Repeat every record exactly as given.

>>

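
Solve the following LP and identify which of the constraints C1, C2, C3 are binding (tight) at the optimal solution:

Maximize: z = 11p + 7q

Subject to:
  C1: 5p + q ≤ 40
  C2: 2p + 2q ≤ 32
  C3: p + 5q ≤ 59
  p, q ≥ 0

At p = 6, q = 10, compute slack b - a·x for each constraint:
  C1: 40 − 40 = 0  (binding)
  C2: 32 − 32 = 0  (binding)
  C3: 59 − 56 = 3  (slack)

Optimal: p = 6, q = 10
Binding: C1, C2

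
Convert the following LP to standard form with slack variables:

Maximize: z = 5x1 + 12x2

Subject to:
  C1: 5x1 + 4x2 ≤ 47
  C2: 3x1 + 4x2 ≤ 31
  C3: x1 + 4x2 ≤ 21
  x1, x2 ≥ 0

max z = 5x1 + 12x2

s.t.
  5x1 + 4x2 + s1 = 47
  3x1 + 4x2 + s2 = 31
  x1 + 4x2 + s3 = 21
  x1, x2, s1, s2, s3 ≥ 0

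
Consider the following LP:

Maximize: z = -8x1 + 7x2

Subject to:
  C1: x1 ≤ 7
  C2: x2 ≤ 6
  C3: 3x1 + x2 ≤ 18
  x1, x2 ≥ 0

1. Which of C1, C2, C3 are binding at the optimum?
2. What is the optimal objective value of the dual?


1. C2
2. 42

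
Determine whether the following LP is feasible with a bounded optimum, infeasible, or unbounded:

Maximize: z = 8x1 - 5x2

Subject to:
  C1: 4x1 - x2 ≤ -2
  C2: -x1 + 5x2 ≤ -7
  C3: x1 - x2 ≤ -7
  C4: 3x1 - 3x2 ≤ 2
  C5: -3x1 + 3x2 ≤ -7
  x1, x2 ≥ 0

Infeasible (no feasible solution exists)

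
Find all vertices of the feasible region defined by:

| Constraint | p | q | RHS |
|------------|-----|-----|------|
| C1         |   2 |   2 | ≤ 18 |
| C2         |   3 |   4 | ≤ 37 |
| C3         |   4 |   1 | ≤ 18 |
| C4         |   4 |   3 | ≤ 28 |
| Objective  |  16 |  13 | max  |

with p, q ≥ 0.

(0, 0), (4.5, 0), (3.25, 5), (1, 8), (0, 9)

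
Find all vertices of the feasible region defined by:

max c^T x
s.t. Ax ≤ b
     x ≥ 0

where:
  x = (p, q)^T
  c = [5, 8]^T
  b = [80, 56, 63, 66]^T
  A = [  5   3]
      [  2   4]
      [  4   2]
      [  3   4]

(0, 0), (15.75, 0), (14.5, 2.5), (11.09, 8.182), (10, 9), (0, 14)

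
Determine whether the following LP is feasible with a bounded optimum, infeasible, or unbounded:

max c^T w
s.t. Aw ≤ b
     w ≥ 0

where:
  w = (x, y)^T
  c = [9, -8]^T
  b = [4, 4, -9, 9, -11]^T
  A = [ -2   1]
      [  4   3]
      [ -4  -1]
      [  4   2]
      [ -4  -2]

Infeasible (no feasible solution exists)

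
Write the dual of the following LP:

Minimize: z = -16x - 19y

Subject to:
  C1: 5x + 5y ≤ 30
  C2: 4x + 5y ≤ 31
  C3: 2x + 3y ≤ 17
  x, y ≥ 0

Primal min cᵀx s.t. Ax ≤ b, x ≥ 0  →  Dual max −bᵀy s.t. Aᵀy ≥ −c, y ≥ 0.

Maximize: z = -30y1 - 31y2 - 17y3

Subject to:
  5y1 + 4y2 + 2y3 ≥ 16
  5y1 + 5y2 + 3y3 ≥ 19
  y1, y2, y3 ≥ 0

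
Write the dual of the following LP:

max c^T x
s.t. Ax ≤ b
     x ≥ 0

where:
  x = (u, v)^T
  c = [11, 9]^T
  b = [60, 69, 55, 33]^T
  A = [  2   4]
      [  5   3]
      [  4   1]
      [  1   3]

Primal max cᵀx s.t. Ax ≤ b, x ≥ 0  →  Dual min bᵀy s.t. Aᵀy ≥ c, y ≥ 0.

Minimize: z = 60y1 + 69y2 + 55y3 + 33y4

Subject to:
  2y1 + 5y2 + 4y3 + y4 ≥ 11
  4y1 + 3y2 + y3 + 3y4 ≥ 9
  y1, y2, y3, y4 ≥ 0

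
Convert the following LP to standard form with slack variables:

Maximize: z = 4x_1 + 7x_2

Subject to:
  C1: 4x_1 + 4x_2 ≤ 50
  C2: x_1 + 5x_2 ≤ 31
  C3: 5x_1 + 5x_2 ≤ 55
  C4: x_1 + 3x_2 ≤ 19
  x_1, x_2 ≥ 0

max z = 4x_1 + 7x_2

s.t.
  4x_1 + 4x_2 + s1 = 50
  x_1 + 5x_2 + s2 = 31
  5x_1 + 5x_2 + s3 = 55
  x_1 + 3x_2 + s4 = 19
  x_1, x_2, s1, s2, s3, s4 ≥ 0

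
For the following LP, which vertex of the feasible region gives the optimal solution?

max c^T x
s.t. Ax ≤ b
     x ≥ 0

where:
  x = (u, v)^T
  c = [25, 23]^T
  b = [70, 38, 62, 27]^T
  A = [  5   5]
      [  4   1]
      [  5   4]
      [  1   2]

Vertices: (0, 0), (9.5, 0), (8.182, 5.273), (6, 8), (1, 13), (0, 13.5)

Evaluate the objective at each vertex of the feasible region:
  z(0, 0) = 0
  z(9.5, 0) = 237.5
  z(8.182, 5.273) = 325.8
  z(6, 8) = 334  ←
  z(1, 13) = 324
  z(0, 13.5) = 310.5
The maximum is at u = 6, v = 8.

(6, 8)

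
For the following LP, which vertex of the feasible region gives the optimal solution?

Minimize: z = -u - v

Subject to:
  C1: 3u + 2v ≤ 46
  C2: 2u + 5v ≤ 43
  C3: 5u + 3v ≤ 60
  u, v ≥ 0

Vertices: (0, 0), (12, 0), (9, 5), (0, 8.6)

Evaluate the objective at each vertex of the feasible region:
  z(0, 0) = 0
  z(12, 0) = -12
  z(9, 5) = -14  ←
  z(0, 8.6) = -8.6
The minimum is at u = 9, v = 5.

(9, 5)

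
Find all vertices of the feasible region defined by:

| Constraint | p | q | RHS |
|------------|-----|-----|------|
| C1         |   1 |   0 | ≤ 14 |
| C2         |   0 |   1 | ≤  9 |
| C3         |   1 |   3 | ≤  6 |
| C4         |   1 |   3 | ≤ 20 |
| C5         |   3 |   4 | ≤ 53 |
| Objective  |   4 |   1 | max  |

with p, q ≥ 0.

(0, 0), (6, 0), (0, 2)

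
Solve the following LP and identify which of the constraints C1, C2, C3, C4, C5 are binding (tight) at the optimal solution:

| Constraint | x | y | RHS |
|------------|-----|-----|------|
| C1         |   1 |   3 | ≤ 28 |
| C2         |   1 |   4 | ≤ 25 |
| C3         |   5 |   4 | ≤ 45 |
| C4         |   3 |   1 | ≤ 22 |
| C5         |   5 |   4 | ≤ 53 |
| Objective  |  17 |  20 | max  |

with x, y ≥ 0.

At x = 5, y = 5, compute slack b - a·x for each constraint:
  C1: 28 − 20 = 8  (slack)
  C2: 25 − 25 = 0  (binding)
  C3: 45 − 45 = 0  (binding)
  C4: 22 − 20 = 2  (slack)
  C5: 53 − 45 = 8  (slack)

Optimal: x = 5, y = 5
Binding: C2, C3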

<<

-- ANSWER TO THIS EXERCISE --
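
Solve the following LP and identify which of the constraints C1, C2, C3 are binding (tight) at the optimal solution:

Maximize: z = 11p + 7q

Subject to:
  C1: 5p + q ≤ 40
  C2: 2p + 2q ≤ 32
  C3: p + 5q ≤ 59
  p, q ≥ 0

At p = 6, q = 10, compute slack b - a·x for each constraint:
  C1: 40 − 40 = 0  (binding)
  C2: 32 − 32 = 0  (binding)
  C3: 59 − 56 = 3  (slack)

Optimal: p = 6, q = 10
Binding: C1, C2

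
Convert the following LP to standard form with slack variables:

Maximize: z = 5x1 + 12x2

Subject to:
  C1: 5x1 + 4x2 ≤ 47
  C2: 3x1 + 4x2 ≤ 31
  C3: x1 + 4x2 ≤ 21
  x1, x2 ≥ 0

max z = 5x1 + 12x2

s.t.
  5x1 + 4x2 + s1 = 47
  3x1 + 4x2 + s2 = 31
  x1 + 4x2 + s3 = 21
  x1, x2, s1, s2, s3 ≥ 0

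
Consider the following LP:

Maximize: z = -8x1 + 7x2

Subject to:
  C1: x1 ≤ 7
  C2: x2 ≤ 6
  C3: 3x1 + x2 ≤ 18
  x1, x2 ≥ 0

1. Which of C1, C2, C3 are binding at the optimum?
2. What is the optimal objective value of the dual?


1. C2
2. 42

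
Determine whether the following LP is feasible with a bounded optimum, infeasible, or unbounded:

Maximize: z = 8x1 - 5x2

Subject to:
  C1: 4x1 - x2 ≤ -2
  C2: -x1 + 5x2 ≤ -7
  C3: x1 - x2 ≤ -7
  C4: 3x1 - 3x2 ≤ 2
  C5: -3x1 + 3x2 ≤ -7
  x1, x2 ≥ 0

Infeasible (no feasible solution exists)

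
Find all vertices of the feasible region defined by:

| Constraint | p | q | RHS |
|------------|-----|-----|------|
| C1         |   2 |   2 | ≤ 18 |
| C2         |   3 |   4 | ≤ 37 |
| C3         |   4 |   1 | ≤ 18 |
| C4         |   4 |   3 | ≤ 28 |
| Objective  |  16 |  13 | max  |

with p, q ≥ 0.

(0, 0), (4.5, 0), (3.25, 5), (1, 8), (0, 9)

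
Find all vertices of the feasible region defined by:

max c^T x
s.t. Ax ≤ b
     x ≥ 0

where:
  x = (p, q)^T
  c = [5, 8]^T
  b = [80, 56, 63, 66]^T
  A = [  5   3]
      [  2   4]
      [  4   2]
      [  3   4]

(0, 0), (15.75, 0), (14.5, 2.5), (11.09, 8.182), (10, 9), (0, 14)

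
Determine whether the following LP is feasible with a bounded optimum, infeasible, or unbounded:

max c^T w
s.t. Aw ≤ b
     w ≥ 0

where:
  w = (x, y)^T
  c = [9, -8]^T
  b = [4, 4, -9, 9, -11]^T
  A = [ -2   1]
      [  4   3]
      [ -4  -1]
      [  4   2]
      [ -4  -2]

Infeasible (no feasible solution exists)

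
Write the dual of the following LP:

Minimize: z = -16x - 19y

Subject to:
  C1: 5x + 5y ≤ 30
  C2: 4x + 5y ≤ 31
  C3: 2x + 3y ≤ 17
  x, y ≥ 0

Primal min cᵀx s.t. Ax ≤ b, x ≥ 0  →  Dual max −bᵀy s.t. Aᵀy ≥ −c, y ≥ 0.

Maximize: z = -30y1 - 31y2 - 17y3

Subject to:
  5y1 + 4y2 + 2y3 ≥ 16
  5y1 + 5y2 + 3y3 ≥ 19
  y1, y2, y3 ≥ 0

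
Write the dual of the following LP:

max c^T x
s.t. Ax ≤ b
     x ≥ 0

where:
  x = (u, v)^T
  c = [11, 9]^T
  b = [60, 69, 55, 33]^T
  A = [  2   4]
      [  5   3]
      [  4   1]
      [  1   3]

Primal max cᵀx s.t. Ax ≤ b, x ≥ 0  →  Dual min bᵀy s.t. Aᵀy ≥ c, y ≥ 0.

Minimize: z = 60y1 + 69y2 + 55y3 + 33y4

Subject to:
  2y1 + 5y2 + 4y3 + y4 ≥ 11
  4y1 + 3y2 + y3 + 3y4 ≥ 9
  y1, y2, y3, y4 ≥ 0

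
Convert the following LP to standard form with slack variables:

Maximize: z = 4x_1 + 7x_2

Subject to:
  C1: 4x_1 + 4x_2 ≤ 50
  C2: x_1 + 5x_2 ≤ 31
  C3: 5x_1 + 5x_2 ≤ 55
  C4: x_1 + 3x_2 ≤ 19
  x_1, x_2 ≥ 0

max z = 4x_1 + 7x_2

s.t.
  4x_1 + 4x_2 + s1 = 50
  x_1 + 5x_2 + s2 = 31
  5x_1 + 5x_2 + s3 = 55
  x_1 + 3x_2 + s4 = 19
  x_1, x_2, s1, s2, s3, s4 ≥ 0

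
For the following LP, which vertex of the feasible region gives the optimal solution?

max c^T x
s.t. Ax ≤ b
     x ≥ 0

where:
  x = (u, v)^T
  c = [25, 23]^T
  b = [70, 38, 62, 27]^T
  A = [  5   5]
      [  4   1]
      [  5   4]
      [  1   2]

Vertices: (0, 0), (9.5, 0), (8.182, 5.273), (6, 8), (1, 13), (0, 13.5)

Evaluate the objective at each vertex of the feasible region:
  z(0, 0) = 0
  z(9.5, 0) = 237.5
  z(8.182, 5.273) = 325.8
  z(6, 8) = 334  ←
  z(1, 13) = 324
  z(0, 13.5) = 310.5
The maximum is at u = 6, v = 8.

(6, 8)

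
For the following LP, which vertex of the feasible region gives the optimal solution?

Minimize: z = -u - v

Subject to:
  C1: 3u + 2v ≤ 46
  C2: 2u + 5v ≤ 43
  C3: 5u + 3v ≤ 60
  u, v ≥ 0

Vertices: (0, 0), (12, 0), (9, 5), (0, 8.6)

Evaluate the objective at each vertex of the feasible region:
  z(0, 0) = 0
  z(12, 0) = -12
  z(9, 5) = -14  ←
  z(0, 8.6) = -8.6
The minimum is at u = 9, v = 5.

(9, 5)

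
Find all vertices of the feasible region defined by:

| Constraint | p | q | RHS |
|------------|-----|-----|------|
| C1         |   1 |   0 | ≤ 14 |
| C2         |   0 |   1 | ≤  9 |
| C3         |   1 |   3 | ≤  6 |
| C4         |   1 |   3 | ≤ 20 |
| C5         |   3 |   4 | ≤ 53 |
| Objective  |   4 |   1 | max  |

with p, q ≥ 0.

(0, 0), (6, 0), (0, 2)

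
Solve the following LP and identify which of the constraints C1, C2, C3, C4, C5 are binding (tight) at the optimal solution:

| Constraint | x | y | RHS |
|------------|-----|-----|------|
| C1         |   1 |   3 | ≤ 28 |
| C2         |   1 |   4 | ≤ 25 |
| C3         |   5 |   4 | ≤ 45 |
| C4         |   3 |   1 | ≤ 22 |
| C5         |   5 |   4 | ≤ 53 |
| Objective  |  17 |  20 | max  |

with x, y ≥ 0.

At x = 5, y = 5, compute slack b - a·x for each constraint:
  C1: 28 − 20 = 8  (slack)
  C2: 25 − 25 = 0  (binding)
  C3: 45 − 45 = 0  (binding)
  C4: 22 − 20 = 2  (slack)
  C5: 53 − 45 = 8  (slack)

Optimal: x = 5, y = 5
Binding: C2, C3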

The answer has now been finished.